== Segment start ==
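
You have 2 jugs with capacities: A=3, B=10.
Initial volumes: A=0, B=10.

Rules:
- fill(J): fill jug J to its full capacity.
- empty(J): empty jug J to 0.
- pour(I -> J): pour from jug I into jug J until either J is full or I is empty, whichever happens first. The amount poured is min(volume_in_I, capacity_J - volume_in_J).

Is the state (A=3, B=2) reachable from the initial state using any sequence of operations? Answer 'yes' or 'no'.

BFS from (A=0, B=10):
  1. fill(A) -> (A=3 B=10)
  2. empty(B) -> (A=3 B=0)
  3. pour(A -> B) -> (A=0 B=3)
  4. fill(A) -> (A=3 B=3)
  5. pour(A -> B) -> (A=0 B=6)
  6. fill(A) -> (A=3 B=6)
  7. pour(A -> B) -> (A=0 B=9)
  8. fill(A) -> (A=3 B=9)
  9. pour(A -> B) -> (A=2 B=10)
  10. empty(B) -> (A=2 B=0)
  11. pour(A -> B) -> (A=0 B=2)
  12. fill(A) -> (A=3 B=2)
Target reached → yes.

Answer: yes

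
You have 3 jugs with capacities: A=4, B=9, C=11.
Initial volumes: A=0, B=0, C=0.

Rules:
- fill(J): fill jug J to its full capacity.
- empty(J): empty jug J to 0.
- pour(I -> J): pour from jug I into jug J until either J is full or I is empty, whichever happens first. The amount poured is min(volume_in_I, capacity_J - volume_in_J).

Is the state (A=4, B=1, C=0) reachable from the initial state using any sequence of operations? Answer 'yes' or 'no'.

Answer: yes

Derivation:
BFS from (A=0, B=0, C=0):
  1. fill(B) -> (A=0 B=9 C=0)
  2. pour(B -> A) -> (A=4 B=5 C=0)
  3. empty(A) -> (A=0 B=5 C=0)
  4. pour(B -> A) -> (A=4 B=1 C=0)
Target reached → yes.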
== Segment end ==
▶ [What you have to do]
Give the number of lines above in which the word "volumes" occurs, with nothing else.

▶ [Reply]
2